Source material:
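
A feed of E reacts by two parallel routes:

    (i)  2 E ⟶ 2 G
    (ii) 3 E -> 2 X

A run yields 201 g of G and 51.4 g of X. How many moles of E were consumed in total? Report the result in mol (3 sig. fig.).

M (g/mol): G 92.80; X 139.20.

2.72 mol

n(G) = 201 / 92.80 = 2.166 mol
n(X) = 51.4 / 139.20 = 0.3693 mol
n(E) via (i) = (2/2)×2.166 = 2.166 mol
n(E) via (ii) = (3/2)×0.3693 = 0.5540 mol
total n(E) = 2.166 + 0.5540 = 2.720 mol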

How to complete this task:
For this exercise, the answer is the lines from the one containing "(ii) 3 E -> 2 X" through the end of the listing above, reproduced exactly.

Your response:
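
    (ii) 3 E -> 2 X

A run yields 201 g of G and 51.4 g of X. How many moles of E were consumed in total? Report the result in mol (3 sig. fig.).

M (g/mol): G 92.80; X 139.20.

2.72 mol

n(G) = 201 / 92.80 = 2.166 mol
n(X) = 51.4 / 139.20 = 0.3693 mol
n(E) via (i) = (2/2)×2.166 = 2.166 mol
n(E) via (ii) = (3/2)×0.3693 = 0.5540 mol
total n(E) = 2.166 + 0.5540 = 2.720 mol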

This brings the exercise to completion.